Collected data entries

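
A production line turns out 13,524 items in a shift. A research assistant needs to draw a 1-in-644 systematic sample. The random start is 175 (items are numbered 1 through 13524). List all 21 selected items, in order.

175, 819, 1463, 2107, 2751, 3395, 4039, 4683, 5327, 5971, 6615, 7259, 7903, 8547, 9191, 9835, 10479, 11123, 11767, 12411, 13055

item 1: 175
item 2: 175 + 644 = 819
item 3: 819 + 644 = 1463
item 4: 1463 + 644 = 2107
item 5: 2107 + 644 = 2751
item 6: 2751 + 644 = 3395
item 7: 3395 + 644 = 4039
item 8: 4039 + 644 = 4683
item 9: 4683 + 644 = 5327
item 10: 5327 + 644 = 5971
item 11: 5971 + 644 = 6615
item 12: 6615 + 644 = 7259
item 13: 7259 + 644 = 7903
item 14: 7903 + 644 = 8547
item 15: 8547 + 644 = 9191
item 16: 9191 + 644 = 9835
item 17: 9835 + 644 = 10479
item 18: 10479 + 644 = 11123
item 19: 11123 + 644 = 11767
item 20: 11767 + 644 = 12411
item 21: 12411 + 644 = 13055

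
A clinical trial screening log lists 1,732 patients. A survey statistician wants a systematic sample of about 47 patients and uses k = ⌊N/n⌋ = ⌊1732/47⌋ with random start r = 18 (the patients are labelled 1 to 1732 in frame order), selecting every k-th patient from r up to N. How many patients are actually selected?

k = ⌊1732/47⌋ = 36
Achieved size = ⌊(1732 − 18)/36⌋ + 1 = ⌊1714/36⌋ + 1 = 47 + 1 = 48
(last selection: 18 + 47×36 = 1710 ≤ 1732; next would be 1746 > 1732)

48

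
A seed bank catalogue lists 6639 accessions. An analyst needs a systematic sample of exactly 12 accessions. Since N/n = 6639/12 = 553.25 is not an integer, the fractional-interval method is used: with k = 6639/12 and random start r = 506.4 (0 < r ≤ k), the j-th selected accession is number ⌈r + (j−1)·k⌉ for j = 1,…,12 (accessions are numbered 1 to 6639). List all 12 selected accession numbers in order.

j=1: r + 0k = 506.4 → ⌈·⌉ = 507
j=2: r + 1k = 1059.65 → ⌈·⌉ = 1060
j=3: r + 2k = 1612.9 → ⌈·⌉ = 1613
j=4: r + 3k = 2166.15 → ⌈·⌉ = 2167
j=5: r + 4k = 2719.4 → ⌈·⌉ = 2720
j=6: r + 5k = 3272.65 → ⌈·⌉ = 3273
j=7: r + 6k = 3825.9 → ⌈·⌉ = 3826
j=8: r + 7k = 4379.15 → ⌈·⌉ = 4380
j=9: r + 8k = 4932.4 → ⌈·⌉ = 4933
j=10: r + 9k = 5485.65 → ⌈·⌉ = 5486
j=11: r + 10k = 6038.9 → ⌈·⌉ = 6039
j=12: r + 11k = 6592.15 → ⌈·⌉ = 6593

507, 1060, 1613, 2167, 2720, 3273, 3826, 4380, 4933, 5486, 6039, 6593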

▶ _WHAT IS REQUIRED_
Give the data back exactly as it stands.

▶ _RESULT BELOW_
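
A production line turns out 13,524 items in a shift. A research assistant needs to draw a 1-in-644 systematic sample. The random start is 175 (items are numbered 1 through 13524). List all 21 selected items, in order.

175, 819, 1463, 2107, 2751, 3395, 4039, 4683, 5327, 5971, 6615, 7259, 7903, 8547, 9191, 9835, 10479, 11123, 11767, 12411, 13055

item 1: 175
item 2: 175 + 644 = 819
item 3: 819 + 644 = 1463
item 4: 1463 + 644 = 2107
item 5: 2107 + 644 = 2751
item 6: 2751 + 644 = 3395
item 7: 3395 + 644 = 4039
item 8: 4039 + 644 = 4683
item 9: 4683 + 644 = 5327
item 10: 5327 + 644 = 5971
item 11: 5971 + 644 = 6615
item 12: 6615 + 644 = 7259
item 13: 7259 + 644 = 7903
item 14: 7903 + 644 = 8547
item 15: 8547 + 644 = 9191
item 16: 9191 + 644 = 9835
item 17: 9835 + 644 = 10479
item 18: 10479 + 644 = 11123
item 19: 11123 + 644 = 11767
item 20: 11767 + 644 = 12411
item 21: 12411 + 644 = 13055

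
A clinical trial screening log lists 1,732 patients. A survey statistician wants a systematic sample of about 47 patients and uses k = ⌊N/n⌋ = ⌊1732/47⌋ with random start r = 18 (the patients are labelled 1 to 1732 in frame order), selecting every k-th patient from r up to N. How many patients are actually selected?

k = ⌊1732/47⌋ = 36
Achieved size = ⌊(1732 − 18)/36⌋ + 1 = ⌊1714/36⌋ + 1 = 47 + 1 = 48
(last selection: 18 + 47×36 = 1710 ≤ 1732; next would be 1746 > 1732)

48

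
A seed bank catalogue lists 6639 accessions. An analyst needs a systematic sample of exactly 12 accessions. Since N/n = 6639/12 = 553.25 is not an integer, the fractional-interval method is used: with k = 6639/12 and random start r = 506.4 (0 < r ≤ k), the j-th selected accession is number ⌈r + (j−1)·k⌉ for j = 1,…,12 (accessions are numbered 1 to 6639). List all 12 selected accession numbers in order.

j=1: r + 0k = 506.4 → ⌈·⌉ = 507
j=2: r + 1k = 1059.65 → ⌈·⌉ = 1060
j=3: r + 2k = 1612.9 → ⌈·⌉ = 1613
j=4: r + 3k = 2166.15 → ⌈·⌉ = 2167
j=5: r + 4k = 2719.4 → ⌈·⌉ = 2720
j=6: r + 5k = 3272.65 → ⌈·⌉ = 3273
j=7: r + 6k = 3825.9 → ⌈·⌉ = 3826
j=8: r + 7k = 4379.15 → ⌈·⌉ = 4380
j=9: r + 8k = 4932.4 → ⌈·⌉ = 4933
j=10: r + 9k = 5485.65 → ⌈·⌉ = 5486
j=11: r + 10k = 6038.9 → ⌈·⌉ = 6039
j=12: r + 11k = 6592.15 → ⌈·⌉ = 6593

507, 1060, 1613, 2167, 2720, 3273, 3826, 4380, 4933, 5486, 6039, 6593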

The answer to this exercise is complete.